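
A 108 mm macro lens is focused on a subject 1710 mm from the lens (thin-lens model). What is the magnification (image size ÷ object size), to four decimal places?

0.0674×

Thin lens: 1/f = 1/dₒ + 1/dᵢ → 1/dᵢ = 1/108 − 1/1710 = 0.0086745 mm⁻¹, so dᵢ ≈ 115.2809 mm.
Magnification m = dᵢ/dₒ = 115.2809/1710 ≈ 0.06742.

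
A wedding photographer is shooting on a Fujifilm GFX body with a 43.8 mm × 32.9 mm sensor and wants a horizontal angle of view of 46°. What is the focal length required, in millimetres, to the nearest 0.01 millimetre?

From α = 2·arctan(w/2f) we get f = w / (2·tan(α/2)).
With w = 43.8 mm and α/2 = 23°, tan(α/2) ≈ 0.42447, so f ≈ 43.8 / 0.84895 ≈ 51.5932 mm.

51.59 mm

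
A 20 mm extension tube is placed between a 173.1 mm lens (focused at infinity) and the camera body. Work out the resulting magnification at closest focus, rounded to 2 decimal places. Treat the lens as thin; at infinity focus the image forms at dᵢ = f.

0.12×

The tube moves the image plane from f to f + e, so dᵢ = 173.1 + 20 = 193.1 mm. Focus is achieved when 1/f = 1/dₒ + 1/dᵢ, giving dₒ = 1/(1/f − 1/(f+e)).
Magnification m = dᵢ/dₒ = (f+e)·(1/f − 1/(f+e)) = e/f = 20/173.1 ≈ 0.1155.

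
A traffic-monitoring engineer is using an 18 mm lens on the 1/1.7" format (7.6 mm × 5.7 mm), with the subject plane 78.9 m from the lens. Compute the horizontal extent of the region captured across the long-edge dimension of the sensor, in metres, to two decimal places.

dₒ: 78.9 m = 78900 mm.
Similar triangles through the lens centre give W/dₒ = w/dᵢ; with 1/f = 1/dₒ + 1/dᵢ this gives W = w·(dₒ − f)/f.
W = 7.6 mm × (78900 − 18) / 18 = 7.6 × 4382.3333 ≈ 33305.733 mm = 33.3057 m.

33.31 m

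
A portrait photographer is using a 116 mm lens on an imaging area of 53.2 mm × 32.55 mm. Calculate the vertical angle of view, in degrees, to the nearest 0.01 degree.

15.97°

Angle of view α = 2·arctan(h/2f) with h = 32.55 mm and f = 116 mm.
h/2f = 0.14030; arctan(0.14030) ≈ 7.9866°, so α ≈ 15.9731°.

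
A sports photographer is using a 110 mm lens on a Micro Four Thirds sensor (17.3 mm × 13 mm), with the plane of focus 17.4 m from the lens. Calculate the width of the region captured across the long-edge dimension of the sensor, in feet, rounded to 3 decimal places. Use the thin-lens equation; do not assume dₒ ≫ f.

dₒ: 17.4 m = 17400 mm.
Similar triangles through the lens centre give W/dₒ = w/dᵢ; with 1/f = 1/dₒ + 1/dᵢ this gives W = w·(dₒ − f)/f.
W = 17.3 mm × (17400 − 110) / 110 = 17.3 × 157.1818 ≈ 2719.245 mm = 2719.245/304.8 ft = 8.92141 ft.

8.921 ft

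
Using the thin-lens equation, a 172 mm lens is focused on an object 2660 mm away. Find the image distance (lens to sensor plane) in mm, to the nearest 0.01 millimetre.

1/dᵢ = 1/f − 1/dₒ = 1/172 − 1/2660 = 0.0054380 mm⁻¹.
dᵢ = 1/0.0054380 ≈ 183.8907 mm.

183.89 mm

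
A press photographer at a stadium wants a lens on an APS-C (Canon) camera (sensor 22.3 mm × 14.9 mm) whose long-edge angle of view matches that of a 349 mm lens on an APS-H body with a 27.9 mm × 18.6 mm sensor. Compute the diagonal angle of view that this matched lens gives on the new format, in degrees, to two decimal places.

Equal long-edge AOV ⇒ f₂ = f₁ · 22.3/27.9 = 349 × 0.79928 ≈ 278.9498 mm.
Sensor diagonal = √(22.3² + 14.9²) = √719.3000 ≈ 26.8198 mm.
Diagonal AOV on the new format = 2·arctan(26.8198 / (2 × 278.9498)) = 2·arctan(0.04807) ≈ 5.5045°.

5.50°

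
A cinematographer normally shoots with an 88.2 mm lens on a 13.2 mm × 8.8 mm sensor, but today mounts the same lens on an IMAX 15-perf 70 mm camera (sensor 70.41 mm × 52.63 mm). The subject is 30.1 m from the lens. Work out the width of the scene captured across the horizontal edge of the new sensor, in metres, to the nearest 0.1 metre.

24.0 m

The focal length stays 88.2 mm; the relevant sensor dimension is now w = 70.41 mm. Object distance dₒ = 30.1 m = 30100 mm.
Thin-lens field width W = w·(dₒ − f)/f = 70.41 × (30100 − 88.2)/88.2 ≈ 23958.400 mm = 23.9584 m.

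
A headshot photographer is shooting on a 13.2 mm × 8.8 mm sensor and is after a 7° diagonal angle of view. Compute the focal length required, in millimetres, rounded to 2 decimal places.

Sensor diagonal = √(13.2² + 8.8²) = √251.6800 ≈ 15.8644 mm.
From α = 2·arctan(d/2f) we get f = d / (2·tan(α/2)).
With d = 15.8644 mm and α/2 = 3.5°, tan(α/2) ≈ 0.06116, so f ≈ 15.8644 / 0.12233 ≈ 129.6905 mm.

129.69 mm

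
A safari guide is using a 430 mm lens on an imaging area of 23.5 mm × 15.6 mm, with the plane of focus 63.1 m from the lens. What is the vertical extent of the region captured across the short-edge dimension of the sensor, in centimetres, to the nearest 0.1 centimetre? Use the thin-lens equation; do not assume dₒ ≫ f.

dₒ: 63.1 m = 63100 mm.
Similar triangles through the lens centre give W/dₒ = h/dᵢ; with 1/f = 1/dₒ + 1/dᵢ this gives W = h·(dₒ − f)/f.
W = 15.6 mm × (63100 − 430) / 430 = 15.6 × 145.7442 ≈ 2273.609 mm = 227.361 cm.

227.4 cm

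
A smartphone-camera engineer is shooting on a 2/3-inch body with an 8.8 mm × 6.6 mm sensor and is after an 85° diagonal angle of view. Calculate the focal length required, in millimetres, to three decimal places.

6.002 mm

Sensor diagonal = √(8.8² + 6.6²) = √121.0000 ≈ 11.0000 mm.
From α = 2·arctan(d/2f) we get f = d / (2·tan(α/2)).
With d = 11.0000 mm and α/2 = 42.5°, tan(α/2) ≈ 0.91633, so f ≈ 11.0000 / 1.83266 ≈ 6.0022 mm.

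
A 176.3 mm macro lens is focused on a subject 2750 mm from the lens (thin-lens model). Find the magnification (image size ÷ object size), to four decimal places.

Thin lens: 1/f = 1/dₒ + 1/dᵢ → 1/dᵢ = 1/176.3 − 1/2750 = 0.0053085 mm⁻¹, so dᵢ ≈ 188.3767 mm.
Magnification m = dᵢ/dₒ = 188.3767/2750 ≈ 0.06850.

0.0685×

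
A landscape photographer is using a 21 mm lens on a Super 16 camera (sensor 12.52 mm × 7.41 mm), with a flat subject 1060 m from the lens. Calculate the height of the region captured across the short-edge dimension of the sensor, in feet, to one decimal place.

dₒ: 1060 m = 1.06e+06 mm.
Similar triangles through the lens centre give W/dₒ = h/dᵢ; with 1/f = 1/dₒ + 1/dᵢ this gives W = h·(dₒ − f)/f.
W = 7.41 mm × (1.06e+06 − 21) / 21 = 7.41 × 50475.1905 ≈ 374021.161 mm = 374021.161/304.8 ft = 1227.1 ft.

1227.1 ft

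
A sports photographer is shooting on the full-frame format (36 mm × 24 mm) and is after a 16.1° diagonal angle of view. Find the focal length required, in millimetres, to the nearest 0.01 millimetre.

152.96 mm

Sensor diagonal = √(36² + 24²) = √1872.0000 ≈ 43.2666 mm.
From α = 2·arctan(d/2f) we get f = d / (2·tan(α/2)).
With d = 43.2666 mm and α/2 = 8.05°, tan(α/2) ≈ 0.14143, so f ≈ 43.2666 / 0.28286 ≈ 152.9603 mm.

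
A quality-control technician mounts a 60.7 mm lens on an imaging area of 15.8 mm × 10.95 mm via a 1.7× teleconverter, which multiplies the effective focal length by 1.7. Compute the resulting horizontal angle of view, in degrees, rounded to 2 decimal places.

8.76°

Effective focal length f = 60.7 × 1.7 = 103.19 mm.
α = 2·arctan(15.8 / (2 × 103.19)) = 2·arctan(0.07656) ≈ 8.7558°.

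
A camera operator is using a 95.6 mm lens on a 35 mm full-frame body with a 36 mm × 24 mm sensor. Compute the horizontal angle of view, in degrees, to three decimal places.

Angle of view α = 2·arctan(w/2f) with w = 36 mm and f = 95.6 mm.
w/2f = 0.18828; arctan(0.18828) ≈ 10.6631°, so α ≈ 21.3261°.

21.326°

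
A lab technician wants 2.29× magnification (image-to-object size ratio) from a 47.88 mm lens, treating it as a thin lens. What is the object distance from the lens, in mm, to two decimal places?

With m = dᵢ/dₒ and 1/f = 1/dₒ + 1/dᵢ, substituting dᵢ = m·dₒ gives 1/f = (1 + 1/m)/dₒ, hence dₒ = f·(1 + 1/m).
dₒ = 47.88 × (1 + 1/2.29) = 47.88 × 1.43668 ≈ 68.788 mm.

68.79 mm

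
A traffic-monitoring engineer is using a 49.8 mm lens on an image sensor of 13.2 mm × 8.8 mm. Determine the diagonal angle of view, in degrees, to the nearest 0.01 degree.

18.10°

Sensor diagonal = √(13.2² + 8.8²) = √251.6800 ≈ 15.8644 mm.
Angle of view α = 2·arctan(d/2f) with d = 15.8644 mm and f = 49.8 mm.
d/2f = 0.15928; arctan(0.15928) ≈ 9.0501°, so α ≈ 18.1003°.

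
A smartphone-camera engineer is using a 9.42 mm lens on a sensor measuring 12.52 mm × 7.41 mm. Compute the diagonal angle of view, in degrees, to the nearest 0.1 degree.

Sensor diagonal = √(12.52² + 7.41²) = √211.6585 ≈ 14.5485 mm.
Angle of view α = 2·arctan(d/2f) with d = 14.5485 mm and f = 9.42 mm.
d/2f = 0.77221; arctan(0.77221) ≈ 37.6758°, so α ≈ 75.3516°.

75.4°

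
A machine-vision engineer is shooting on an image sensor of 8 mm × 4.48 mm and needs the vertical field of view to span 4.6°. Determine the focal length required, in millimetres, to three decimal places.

55.771 mm

From α = 2·arctan(h/2f) we get f = h / (2·tan(α/2)).
With h = 4.48 mm and α/2 = 2.3°, tan(α/2) ≈ 0.04016, so f ≈ 4.48 / 0.08033 ≈ 55.7711 mm.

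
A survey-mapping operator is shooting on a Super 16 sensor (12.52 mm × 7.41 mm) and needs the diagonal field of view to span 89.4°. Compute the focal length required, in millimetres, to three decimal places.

7.351 mm

Sensor diagonal = √(12.52² + 7.41²) = √211.6585 ≈ 14.5485 mm.
From α = 2·arctan(d/2f) we get f = d / (2·tan(α/2)).
With d = 14.5485 mm and α/2 = 44.7°, tan(α/2) ≈ 0.98958, so f ≈ 14.5485 / 1.97916 ≈ 7.3508 mm.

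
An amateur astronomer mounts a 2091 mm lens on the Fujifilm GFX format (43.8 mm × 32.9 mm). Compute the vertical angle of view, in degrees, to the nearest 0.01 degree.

0.90°

Angle of view α = 2·arctan(h/2f) with h = 32.9 mm and f = 2091 mm.
h/2f = 0.00787; arctan(0.00787) ≈ 0.4507°, so α ≈ 0.9015°.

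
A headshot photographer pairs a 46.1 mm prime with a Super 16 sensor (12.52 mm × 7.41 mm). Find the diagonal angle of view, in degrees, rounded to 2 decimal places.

17.93°

Sensor diagonal = √(12.52² + 7.41²) = √211.6585 ≈ 14.5485 mm.
Angle of view α = 2·arctan(d/2f) with d = 14.5485 mm and f = 46.1 mm.
d/2f = 0.15779; arctan(0.15779) ≈ 8.9669°, so α ≈ 17.9338°.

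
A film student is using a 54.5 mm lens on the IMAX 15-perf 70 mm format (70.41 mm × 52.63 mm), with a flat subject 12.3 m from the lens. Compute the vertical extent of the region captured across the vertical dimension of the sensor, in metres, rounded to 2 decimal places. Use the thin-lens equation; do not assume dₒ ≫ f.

dₒ: 12.3 m = 12300 mm.
Similar triangles through the lens centre give W/dₒ = h/dᵢ; with 1/f = 1/dₒ + 1/dᵢ this gives W = h·(dₒ − f)/f.
W = 52.63 mm × (12300 − 54.5) / 54.5 = 52.63 × 224.6881 ≈ 11825.333 mm = 11.8253 m.

11.83 m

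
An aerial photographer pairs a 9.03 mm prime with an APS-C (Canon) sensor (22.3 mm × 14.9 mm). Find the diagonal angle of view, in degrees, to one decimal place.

Sensor diagonal = √(22.3² + 14.9²) = √719.3000 ≈ 26.8198 mm.
Angle of view α = 2·arctan(d/2f) with d = 26.8198 mm and f = 9.03 mm.
d/2f = 1.48504; arctan(1.48504) ≈ 56.0443°, so α ≈ 112.0886°.

112.1°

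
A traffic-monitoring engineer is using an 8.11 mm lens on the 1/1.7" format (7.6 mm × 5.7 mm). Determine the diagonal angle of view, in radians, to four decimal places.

1.0597 rad

Sensor diagonal = √(7.6² + 5.7²) = √90.2500 ≈ 9.5000 mm.
Angle of view α = 2·arctan(d/2f) with d = 9.5000 mm and f = 8.11 mm.
d/2f = 0.58570; arctan(0.58570) ≈ 0.5298 rad, so α ≈ 1.0597 rad.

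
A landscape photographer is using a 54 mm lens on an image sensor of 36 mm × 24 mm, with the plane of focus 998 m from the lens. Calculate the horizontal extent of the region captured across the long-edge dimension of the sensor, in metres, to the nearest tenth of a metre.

665.3 m

dₒ: 998 m = 998000 mm.
Similar triangles through the lens centre give W/dₒ = w/dᵢ; with 1/f = 1/dₒ + 1/dᵢ this gives W = w·(dₒ − f)/f.
W = 36 mm × (998000 − 54) / 54 = 36 × 18480.4815 ≈ 665297.333 mm = 665.297 m.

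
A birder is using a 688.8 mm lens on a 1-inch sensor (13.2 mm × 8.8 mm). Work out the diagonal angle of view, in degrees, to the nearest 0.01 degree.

1.32°

Sensor diagonal = √(13.2² + 8.8²) = √251.6800 ≈ 15.8644 mm.
Angle of view α = 2·arctan(d/2f) with d = 15.8644 mm and f = 688.8 mm.
d/2f = 0.01152; arctan(0.01152) ≈ 0.6598°, so α ≈ 1.3196°.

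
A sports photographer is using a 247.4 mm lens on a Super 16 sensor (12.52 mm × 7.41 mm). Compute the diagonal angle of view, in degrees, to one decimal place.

3.4°

Sensor diagonal = √(12.52² + 7.41²) = √211.6585 ≈ 14.5485 mm.
Angle of view α = 2·arctan(d/2f) with d = 14.5485 mm and f = 247.4 mm.
d/2f = 0.02940; arctan(0.02940) ≈ 1.6842°, so α ≈ 3.3683°.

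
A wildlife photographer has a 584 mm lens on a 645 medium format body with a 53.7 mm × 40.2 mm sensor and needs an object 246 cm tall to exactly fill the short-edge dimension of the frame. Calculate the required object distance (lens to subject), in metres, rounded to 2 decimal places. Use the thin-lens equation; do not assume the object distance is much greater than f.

W: 246 cm = 2460 mm.
Magnification m = h/W = dᵢ/dₒ; combined with 1/f = 1/dₒ + 1/dᵢ this gives dₒ = f·(1 + W/h).
dₒ = 584 mm × (1 + 2460/40.2) = 584 × 62.1940 ≈ 36321.313 mm = 36.3213 m.

36.32 m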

What you are asked to do:
Your output should consist only of the lines from the one containing "A landscape photographer is using a 54" to the end of the records above, each retyped exactly.

Result for this exercise:
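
A landscape photographer is using a 54 mm lens on an image sensor of 36 mm × 24 mm, with the plane of focus 998 m from the lens. Calculate the horizontal extent of the region captured across the long-edge dimension of the sensor, in metres, to the nearest tenth of a metre.

665.3 m

dₒ: 998 m = 998000 mm.
Similar triangles through the lens centre give W/dₒ = w/dᵢ; with 1/f = 1/dₒ + 1/dᵢ this gives W = w·(dₒ − f)/f.
W = 36 mm × (998000 − 54) / 54 = 36 × 18480.4815 ≈ 665297.333 mm = 665.297 m.

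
A birder is using a 688.8 mm lens on a 1-inch sensor (13.2 mm × 8.8 mm). Work out the diagonal angle of view, in degrees, to the nearest 0.01 degree.

1.32°

Sensor diagonal = √(13.2² + 8.8²) = √251.6800 ≈ 15.8644 mm.
Angle of view α = 2·arctan(d/2f) with d = 15.8644 mm and f = 688.8 mm.
d/2f = 0.01152; arctan(0.01152) ≈ 0.6598°, so α ≈ 1.3196°.

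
A sports photographer is using a 247.4 mm lens on a Super 16 sensor (12.52 mm × 7.41 mm). Compute the diagonal angle of view, in degrees, to one decimal place.

3.4°

Sensor diagonal = √(12.52² + 7.41²) = √211.6585 ≈ 14.5485 mm.
Angle of view α = 2·arctan(d/2f) with d = 14.5485 mm and f = 247.4 mm.
d/2f = 0.02940; arctan(0.02940) ≈ 1.6842°, so α ≈ 3.3683°.

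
A wildlife photographer has a 584 mm lens on a 645 medium format body with a 53.7 mm × 40.2 mm sensor and needs an object 246 cm tall to exactly fill the short-edge dimension of the frame. Calculate the required object distance (lens to subject), in metres, rounded to 2 decimal places. Use the thin-lens equation; do not assume the object distance is much greater than f.

W: 246 cm = 2460 mm.
Magnification m = h/W = dᵢ/dₒ; combined with 1/f = 1/dₒ + 1/dᵢ this gives dₒ = f·(1 + W/h).
dₒ = 584 mm × (1 + 2460/40.2) = 584 × 62.1940 ≈ 36321.313 mm = 36.3213 m.

36.32 m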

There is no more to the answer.